→ EXERCISE
From the line containing "Define T: ℝ → ℝ by T(x) = 2x" to the final line of the entries, every line is to be reproduced exactly; no other line belongs in the output.

→ EXTRACTED INFORMATION
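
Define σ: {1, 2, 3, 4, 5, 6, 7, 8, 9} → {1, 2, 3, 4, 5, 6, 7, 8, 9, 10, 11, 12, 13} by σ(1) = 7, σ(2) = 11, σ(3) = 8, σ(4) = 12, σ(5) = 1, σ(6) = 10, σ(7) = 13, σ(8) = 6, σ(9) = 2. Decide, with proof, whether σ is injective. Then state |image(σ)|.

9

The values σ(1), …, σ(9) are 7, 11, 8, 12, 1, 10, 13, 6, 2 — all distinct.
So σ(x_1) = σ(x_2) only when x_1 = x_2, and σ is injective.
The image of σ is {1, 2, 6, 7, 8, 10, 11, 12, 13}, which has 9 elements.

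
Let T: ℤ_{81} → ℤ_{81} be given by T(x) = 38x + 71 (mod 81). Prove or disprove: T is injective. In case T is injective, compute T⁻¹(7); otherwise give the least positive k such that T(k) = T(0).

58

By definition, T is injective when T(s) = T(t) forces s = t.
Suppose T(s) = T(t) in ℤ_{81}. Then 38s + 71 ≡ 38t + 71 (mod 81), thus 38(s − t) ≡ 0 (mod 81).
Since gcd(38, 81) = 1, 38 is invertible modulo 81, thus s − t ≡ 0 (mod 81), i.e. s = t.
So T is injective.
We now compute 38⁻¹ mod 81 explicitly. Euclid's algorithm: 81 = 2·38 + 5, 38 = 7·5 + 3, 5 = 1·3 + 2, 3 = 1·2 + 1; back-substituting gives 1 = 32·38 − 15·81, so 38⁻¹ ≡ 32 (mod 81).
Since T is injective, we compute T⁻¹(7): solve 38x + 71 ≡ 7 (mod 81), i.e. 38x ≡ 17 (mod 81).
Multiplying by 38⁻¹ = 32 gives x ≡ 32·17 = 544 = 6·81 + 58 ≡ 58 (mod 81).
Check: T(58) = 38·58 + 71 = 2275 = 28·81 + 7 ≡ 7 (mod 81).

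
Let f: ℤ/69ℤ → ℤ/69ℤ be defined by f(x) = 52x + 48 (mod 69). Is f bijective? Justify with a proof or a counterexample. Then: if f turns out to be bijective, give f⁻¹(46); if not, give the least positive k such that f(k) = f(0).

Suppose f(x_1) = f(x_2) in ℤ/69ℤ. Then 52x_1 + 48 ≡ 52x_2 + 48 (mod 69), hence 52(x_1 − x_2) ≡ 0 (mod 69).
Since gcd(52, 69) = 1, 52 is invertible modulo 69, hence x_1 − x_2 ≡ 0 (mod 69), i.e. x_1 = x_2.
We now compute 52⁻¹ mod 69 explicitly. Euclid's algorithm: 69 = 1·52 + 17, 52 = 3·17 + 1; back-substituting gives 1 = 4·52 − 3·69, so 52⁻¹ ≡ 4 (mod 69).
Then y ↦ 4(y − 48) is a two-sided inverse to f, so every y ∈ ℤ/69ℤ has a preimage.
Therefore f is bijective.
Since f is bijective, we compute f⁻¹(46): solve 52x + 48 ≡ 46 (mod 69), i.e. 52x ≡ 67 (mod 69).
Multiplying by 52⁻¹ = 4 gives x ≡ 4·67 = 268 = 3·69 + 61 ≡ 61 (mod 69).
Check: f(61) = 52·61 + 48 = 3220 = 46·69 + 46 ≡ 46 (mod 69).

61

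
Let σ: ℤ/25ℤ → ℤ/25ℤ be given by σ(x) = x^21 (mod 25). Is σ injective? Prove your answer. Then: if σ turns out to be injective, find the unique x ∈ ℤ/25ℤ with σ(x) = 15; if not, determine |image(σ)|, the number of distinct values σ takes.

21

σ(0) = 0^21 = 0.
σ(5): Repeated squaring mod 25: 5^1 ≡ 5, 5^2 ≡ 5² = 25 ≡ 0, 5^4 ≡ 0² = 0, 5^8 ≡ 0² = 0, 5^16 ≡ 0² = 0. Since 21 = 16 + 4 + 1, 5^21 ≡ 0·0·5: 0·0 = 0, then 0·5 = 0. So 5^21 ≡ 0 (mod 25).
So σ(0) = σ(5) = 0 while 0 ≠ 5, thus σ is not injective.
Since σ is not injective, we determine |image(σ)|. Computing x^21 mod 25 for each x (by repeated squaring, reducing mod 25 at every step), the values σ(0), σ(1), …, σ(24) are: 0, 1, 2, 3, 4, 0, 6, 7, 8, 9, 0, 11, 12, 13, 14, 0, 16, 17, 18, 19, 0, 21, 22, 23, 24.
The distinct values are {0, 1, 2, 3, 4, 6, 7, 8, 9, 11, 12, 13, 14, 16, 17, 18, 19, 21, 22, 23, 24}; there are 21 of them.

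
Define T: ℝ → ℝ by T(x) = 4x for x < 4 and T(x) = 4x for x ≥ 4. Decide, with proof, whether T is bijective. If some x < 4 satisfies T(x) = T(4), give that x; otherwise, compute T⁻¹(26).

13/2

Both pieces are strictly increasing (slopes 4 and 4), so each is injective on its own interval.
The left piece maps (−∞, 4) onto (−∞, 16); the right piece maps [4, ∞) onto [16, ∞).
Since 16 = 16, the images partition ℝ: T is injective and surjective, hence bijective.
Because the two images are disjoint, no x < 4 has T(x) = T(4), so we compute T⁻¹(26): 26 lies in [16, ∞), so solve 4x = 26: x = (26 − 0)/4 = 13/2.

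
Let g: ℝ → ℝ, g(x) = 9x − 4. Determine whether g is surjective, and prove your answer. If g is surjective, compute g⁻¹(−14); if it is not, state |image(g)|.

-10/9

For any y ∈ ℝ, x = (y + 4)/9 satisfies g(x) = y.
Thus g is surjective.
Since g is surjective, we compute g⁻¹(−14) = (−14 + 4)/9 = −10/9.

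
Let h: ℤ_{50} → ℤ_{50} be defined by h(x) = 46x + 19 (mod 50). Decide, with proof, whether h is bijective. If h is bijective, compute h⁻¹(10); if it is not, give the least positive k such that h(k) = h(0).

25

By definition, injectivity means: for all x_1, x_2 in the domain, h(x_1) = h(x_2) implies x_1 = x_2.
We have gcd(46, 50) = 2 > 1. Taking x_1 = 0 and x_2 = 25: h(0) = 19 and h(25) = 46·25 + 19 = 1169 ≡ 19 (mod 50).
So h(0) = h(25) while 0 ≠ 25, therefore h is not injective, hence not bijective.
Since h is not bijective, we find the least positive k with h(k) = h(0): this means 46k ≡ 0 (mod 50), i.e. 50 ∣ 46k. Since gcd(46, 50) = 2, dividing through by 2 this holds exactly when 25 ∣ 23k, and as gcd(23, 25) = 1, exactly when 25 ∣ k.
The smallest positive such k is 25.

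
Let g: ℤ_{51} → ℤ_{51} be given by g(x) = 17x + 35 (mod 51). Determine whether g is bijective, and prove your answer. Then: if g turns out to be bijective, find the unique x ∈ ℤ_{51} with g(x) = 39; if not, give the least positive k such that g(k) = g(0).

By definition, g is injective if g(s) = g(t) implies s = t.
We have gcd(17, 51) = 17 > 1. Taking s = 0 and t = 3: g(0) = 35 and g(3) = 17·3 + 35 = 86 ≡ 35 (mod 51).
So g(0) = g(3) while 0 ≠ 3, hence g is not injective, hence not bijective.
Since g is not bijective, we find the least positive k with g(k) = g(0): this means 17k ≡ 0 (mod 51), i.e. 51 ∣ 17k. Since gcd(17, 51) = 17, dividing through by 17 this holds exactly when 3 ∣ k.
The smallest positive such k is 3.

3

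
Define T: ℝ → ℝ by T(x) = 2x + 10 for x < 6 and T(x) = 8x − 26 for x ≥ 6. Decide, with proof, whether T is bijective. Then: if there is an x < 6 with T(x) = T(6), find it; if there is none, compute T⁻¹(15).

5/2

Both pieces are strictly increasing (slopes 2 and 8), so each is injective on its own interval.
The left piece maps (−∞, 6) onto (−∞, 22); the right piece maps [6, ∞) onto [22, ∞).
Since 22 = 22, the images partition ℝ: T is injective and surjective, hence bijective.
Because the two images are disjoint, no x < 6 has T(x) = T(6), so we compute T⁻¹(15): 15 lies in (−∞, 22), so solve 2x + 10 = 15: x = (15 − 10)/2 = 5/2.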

→ EXERCISE RESULT
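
Define T: ℝ → ℝ by T(x) = 2x + 10 for x < 6 and T(x) = 8x − 26 for x ≥ 6. Decide, with proof, whether T is bijective. Then: if there is an x < 6 with T(x) = T(6), find it; if there is none, compute T⁻¹(15).

5/2

Both pieces are strictly increasing (slopes 2 and 8), so each is injective on its own interval.
The left piece maps (−∞, 6) onto (−∞, 22); the right piece maps [6, ∞) onto [22, ∞).
Since 22 = 22, the images partition ℝ: T is injective and surjective, hence bijective.
Because the two images are disjoint, no x < 6 has T(x) = T(6), so we compute T⁻¹(15): 15 lies in (−∞, 22), so solve 2x + 10 = 15: x = (15 − 10)/2 = 5/2.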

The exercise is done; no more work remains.